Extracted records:
☆ ☆ ☆ ☆
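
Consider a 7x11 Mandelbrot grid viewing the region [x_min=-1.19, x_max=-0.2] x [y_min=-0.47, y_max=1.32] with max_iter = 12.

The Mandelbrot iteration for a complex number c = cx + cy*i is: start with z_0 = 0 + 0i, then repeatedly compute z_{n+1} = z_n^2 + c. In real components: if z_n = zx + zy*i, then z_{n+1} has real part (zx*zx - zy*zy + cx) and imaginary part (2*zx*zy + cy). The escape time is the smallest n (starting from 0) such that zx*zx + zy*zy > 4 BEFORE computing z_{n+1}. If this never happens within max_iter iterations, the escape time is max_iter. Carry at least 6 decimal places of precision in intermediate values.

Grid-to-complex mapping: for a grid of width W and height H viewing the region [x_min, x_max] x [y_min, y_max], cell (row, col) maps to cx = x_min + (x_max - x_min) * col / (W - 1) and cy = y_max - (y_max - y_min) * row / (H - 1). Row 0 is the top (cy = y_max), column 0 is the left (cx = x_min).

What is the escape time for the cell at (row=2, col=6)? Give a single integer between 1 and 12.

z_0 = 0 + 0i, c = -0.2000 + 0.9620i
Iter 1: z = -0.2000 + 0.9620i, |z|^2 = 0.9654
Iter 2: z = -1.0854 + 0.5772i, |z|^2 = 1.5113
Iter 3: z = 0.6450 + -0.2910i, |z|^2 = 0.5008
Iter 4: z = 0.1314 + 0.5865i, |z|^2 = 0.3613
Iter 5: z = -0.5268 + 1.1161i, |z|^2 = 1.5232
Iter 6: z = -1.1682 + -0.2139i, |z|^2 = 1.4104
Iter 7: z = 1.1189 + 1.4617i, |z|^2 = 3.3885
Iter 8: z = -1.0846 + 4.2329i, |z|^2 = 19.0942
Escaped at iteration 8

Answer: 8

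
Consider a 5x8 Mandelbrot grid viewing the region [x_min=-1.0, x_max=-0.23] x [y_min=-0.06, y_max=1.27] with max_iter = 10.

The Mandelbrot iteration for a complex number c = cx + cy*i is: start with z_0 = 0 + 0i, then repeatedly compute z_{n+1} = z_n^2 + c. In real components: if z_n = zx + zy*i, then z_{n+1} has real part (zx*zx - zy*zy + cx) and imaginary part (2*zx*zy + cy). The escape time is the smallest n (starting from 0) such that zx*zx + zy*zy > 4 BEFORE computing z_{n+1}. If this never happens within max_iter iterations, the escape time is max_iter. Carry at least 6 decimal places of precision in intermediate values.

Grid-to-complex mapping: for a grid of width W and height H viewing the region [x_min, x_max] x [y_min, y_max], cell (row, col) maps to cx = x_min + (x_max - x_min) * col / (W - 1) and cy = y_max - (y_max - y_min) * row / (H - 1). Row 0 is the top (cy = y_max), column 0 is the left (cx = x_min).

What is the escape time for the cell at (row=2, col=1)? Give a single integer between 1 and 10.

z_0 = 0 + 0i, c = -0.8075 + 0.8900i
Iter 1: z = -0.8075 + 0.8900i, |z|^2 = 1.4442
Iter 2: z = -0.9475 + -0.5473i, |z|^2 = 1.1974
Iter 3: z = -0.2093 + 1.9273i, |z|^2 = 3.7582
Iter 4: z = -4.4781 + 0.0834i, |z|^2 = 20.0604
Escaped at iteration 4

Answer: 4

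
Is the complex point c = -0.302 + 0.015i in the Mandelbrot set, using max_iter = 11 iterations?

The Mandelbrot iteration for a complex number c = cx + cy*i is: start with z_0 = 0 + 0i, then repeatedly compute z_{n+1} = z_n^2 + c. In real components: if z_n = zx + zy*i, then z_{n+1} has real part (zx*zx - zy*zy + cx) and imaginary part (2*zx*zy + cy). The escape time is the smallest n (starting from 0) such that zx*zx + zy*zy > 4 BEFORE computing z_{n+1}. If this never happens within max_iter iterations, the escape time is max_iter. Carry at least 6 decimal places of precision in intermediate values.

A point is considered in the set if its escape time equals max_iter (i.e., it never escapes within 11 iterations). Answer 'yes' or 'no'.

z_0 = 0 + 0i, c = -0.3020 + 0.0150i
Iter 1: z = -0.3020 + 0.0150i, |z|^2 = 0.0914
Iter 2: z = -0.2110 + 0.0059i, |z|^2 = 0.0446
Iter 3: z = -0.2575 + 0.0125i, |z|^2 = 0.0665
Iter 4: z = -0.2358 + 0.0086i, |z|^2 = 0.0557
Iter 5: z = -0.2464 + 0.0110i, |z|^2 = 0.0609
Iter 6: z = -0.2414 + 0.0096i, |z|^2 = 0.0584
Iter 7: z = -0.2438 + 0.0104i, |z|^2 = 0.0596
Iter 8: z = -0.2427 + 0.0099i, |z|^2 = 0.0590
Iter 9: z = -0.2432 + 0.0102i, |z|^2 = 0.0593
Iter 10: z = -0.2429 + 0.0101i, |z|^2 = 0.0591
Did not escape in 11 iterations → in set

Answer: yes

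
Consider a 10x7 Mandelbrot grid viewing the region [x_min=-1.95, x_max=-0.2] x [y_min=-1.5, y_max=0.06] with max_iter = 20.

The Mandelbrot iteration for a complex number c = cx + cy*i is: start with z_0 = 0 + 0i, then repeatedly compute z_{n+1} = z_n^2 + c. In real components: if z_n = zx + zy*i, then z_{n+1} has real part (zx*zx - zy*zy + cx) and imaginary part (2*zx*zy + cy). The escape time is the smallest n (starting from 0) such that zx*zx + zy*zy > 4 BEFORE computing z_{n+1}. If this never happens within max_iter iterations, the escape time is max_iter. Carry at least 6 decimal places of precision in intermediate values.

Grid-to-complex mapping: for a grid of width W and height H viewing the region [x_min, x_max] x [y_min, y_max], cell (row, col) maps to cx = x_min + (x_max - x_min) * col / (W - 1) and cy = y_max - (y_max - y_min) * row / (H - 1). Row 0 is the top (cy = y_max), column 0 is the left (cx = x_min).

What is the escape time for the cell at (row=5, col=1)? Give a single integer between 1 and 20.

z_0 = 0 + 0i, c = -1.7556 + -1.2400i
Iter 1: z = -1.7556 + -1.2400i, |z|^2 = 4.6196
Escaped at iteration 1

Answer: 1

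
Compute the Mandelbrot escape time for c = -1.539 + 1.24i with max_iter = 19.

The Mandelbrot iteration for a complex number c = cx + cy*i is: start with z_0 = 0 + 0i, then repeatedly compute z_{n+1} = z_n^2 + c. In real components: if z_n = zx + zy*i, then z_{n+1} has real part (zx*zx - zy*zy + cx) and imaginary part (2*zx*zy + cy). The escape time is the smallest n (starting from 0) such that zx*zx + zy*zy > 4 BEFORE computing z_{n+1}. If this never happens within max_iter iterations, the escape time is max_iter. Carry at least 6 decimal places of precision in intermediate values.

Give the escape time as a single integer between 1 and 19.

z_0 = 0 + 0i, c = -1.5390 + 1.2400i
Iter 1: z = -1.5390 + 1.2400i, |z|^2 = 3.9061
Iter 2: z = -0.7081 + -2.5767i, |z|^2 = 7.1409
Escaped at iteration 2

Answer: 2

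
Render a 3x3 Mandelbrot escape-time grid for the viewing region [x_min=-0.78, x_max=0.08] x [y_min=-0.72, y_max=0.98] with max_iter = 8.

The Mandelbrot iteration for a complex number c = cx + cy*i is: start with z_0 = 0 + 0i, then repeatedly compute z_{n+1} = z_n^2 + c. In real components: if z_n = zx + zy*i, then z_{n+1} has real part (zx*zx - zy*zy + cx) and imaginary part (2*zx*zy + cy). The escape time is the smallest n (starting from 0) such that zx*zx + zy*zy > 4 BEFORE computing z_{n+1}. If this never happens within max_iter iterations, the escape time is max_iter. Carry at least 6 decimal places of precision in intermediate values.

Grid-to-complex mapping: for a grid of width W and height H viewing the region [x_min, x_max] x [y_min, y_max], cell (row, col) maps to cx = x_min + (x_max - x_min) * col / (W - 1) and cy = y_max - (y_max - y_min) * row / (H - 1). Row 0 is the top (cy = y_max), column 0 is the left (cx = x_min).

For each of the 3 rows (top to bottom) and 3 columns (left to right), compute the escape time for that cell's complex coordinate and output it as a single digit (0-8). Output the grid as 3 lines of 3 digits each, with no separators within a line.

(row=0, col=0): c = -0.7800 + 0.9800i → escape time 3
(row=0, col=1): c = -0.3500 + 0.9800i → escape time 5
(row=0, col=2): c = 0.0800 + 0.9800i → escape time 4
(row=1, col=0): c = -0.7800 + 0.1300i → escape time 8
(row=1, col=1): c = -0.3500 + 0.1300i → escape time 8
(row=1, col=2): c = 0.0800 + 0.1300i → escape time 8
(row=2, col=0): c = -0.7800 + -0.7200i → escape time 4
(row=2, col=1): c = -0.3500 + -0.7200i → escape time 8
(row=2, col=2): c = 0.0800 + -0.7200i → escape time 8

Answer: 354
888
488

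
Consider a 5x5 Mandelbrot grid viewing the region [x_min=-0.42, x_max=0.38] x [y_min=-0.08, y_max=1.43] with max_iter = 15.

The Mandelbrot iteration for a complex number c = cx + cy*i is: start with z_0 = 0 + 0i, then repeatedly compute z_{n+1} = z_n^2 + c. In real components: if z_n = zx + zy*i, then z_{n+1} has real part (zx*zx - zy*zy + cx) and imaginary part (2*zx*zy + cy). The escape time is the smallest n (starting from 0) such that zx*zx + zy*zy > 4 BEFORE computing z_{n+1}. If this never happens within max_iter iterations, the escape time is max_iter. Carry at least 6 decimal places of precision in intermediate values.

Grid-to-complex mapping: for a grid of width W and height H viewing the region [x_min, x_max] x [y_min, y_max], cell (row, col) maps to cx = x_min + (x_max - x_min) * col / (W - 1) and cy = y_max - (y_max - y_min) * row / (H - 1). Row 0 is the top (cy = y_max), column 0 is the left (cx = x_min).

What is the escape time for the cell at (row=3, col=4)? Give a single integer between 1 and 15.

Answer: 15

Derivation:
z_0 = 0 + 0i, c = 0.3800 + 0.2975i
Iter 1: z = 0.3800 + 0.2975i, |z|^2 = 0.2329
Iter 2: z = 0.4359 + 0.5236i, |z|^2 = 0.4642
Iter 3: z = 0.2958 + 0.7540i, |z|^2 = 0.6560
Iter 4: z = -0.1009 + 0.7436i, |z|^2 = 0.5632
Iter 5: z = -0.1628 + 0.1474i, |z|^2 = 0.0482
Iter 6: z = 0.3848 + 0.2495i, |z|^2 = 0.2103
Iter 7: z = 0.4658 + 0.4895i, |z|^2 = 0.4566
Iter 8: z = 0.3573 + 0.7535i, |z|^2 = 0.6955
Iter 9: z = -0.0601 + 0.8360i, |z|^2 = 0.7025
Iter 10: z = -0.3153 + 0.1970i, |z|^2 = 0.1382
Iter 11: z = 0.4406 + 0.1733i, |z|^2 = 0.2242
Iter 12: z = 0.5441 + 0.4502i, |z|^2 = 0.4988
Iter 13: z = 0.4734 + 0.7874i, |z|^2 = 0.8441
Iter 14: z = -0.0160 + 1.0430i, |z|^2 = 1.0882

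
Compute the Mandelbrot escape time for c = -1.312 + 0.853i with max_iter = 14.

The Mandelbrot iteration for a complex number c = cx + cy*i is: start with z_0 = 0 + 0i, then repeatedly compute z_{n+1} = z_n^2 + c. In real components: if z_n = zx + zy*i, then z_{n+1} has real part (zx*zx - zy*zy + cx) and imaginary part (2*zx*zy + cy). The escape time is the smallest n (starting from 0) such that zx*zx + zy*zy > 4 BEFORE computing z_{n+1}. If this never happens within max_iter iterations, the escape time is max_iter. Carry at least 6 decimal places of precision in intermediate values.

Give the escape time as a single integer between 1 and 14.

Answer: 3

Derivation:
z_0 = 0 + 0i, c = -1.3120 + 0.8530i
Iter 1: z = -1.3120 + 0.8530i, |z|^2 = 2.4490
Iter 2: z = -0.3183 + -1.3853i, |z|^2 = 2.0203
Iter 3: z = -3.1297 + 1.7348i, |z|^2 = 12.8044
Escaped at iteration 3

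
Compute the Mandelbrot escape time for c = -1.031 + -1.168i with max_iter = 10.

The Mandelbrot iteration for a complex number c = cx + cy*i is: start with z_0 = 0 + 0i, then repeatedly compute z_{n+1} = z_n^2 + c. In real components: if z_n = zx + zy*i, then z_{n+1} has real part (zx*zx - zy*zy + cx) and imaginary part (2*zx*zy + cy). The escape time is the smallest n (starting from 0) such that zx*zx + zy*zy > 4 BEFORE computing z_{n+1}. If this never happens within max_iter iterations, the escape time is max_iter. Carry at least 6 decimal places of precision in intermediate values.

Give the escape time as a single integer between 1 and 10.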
☆ ☆ ☆ ☆
(Problem details) Copy out the lines above exactly, beginning at the one that contains "Is the complex" and ending at the one that contains "Consider a 10x7".

(Exercise output)
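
Is the complex point c = -0.302 + 0.015i in the Mandelbrot set, using max_iter = 11 iterations?

The Mandelbrot iteration for a complex number c = cx + cy*i is: start with z_0 = 0 + 0i, then repeatedly compute z_{n+1} = z_n^2 + c. In real components: if z_n = zx + zy*i, then z_{n+1} has real part (zx*zx - zy*zy + cx) and imaginary part (2*zx*zy + cy). The escape time is the smallest n (starting from 0) such that zx*zx + zy*zy > 4 BEFORE computing z_{n+1}. If this never happens within max_iter iterations, the escape time is max_iter. Carry at least 6 decimal places of precision in intermediate values.

A point is considered in the set if its escape time equals max_iter (i.e., it never escapes within 11 iterations). Answer 'yes' or 'no'.

z_0 = 0 + 0i, c = -0.3020 + 0.0150i
Iter 1: z = -0.3020 + 0.0150i, |z|^2 = 0.0914
Iter 2: z = -0.2110 + 0.0059i, |z|^2 = 0.0446
Iter 3: z = -0.2575 + 0.0125i, |z|^2 = 0.0665
Iter 4: z = -0.2358 + 0.0086i, |z|^2 = 0.0557
Iter 5: z = -0.2464 + 0.0110i, |z|^2 = 0.0609
Iter 6: z = -0.2414 + 0.0096i, |z|^2 = 0.0584
Iter 7: z = -0.2438 + 0.0104i, |z|^2 = 0.0596
Iter 8: z = -0.2427 + 0.0099i, |z|^2 = 0.0590
Iter 9: z = -0.2432 + 0.0102i, |z|^2 = 0.0593
Iter 10: z = -0.2429 + 0.0101i, |z|^2 = 0.0591
Did not escape in 11 iterations → in set

Answer: yes

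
Consider a 10x7 Mandelbrot grid viewing the region [x_min=-1.95, x_max=-0.2] x [y_min=-1.5, y_max=0.06] with max_iter = 20.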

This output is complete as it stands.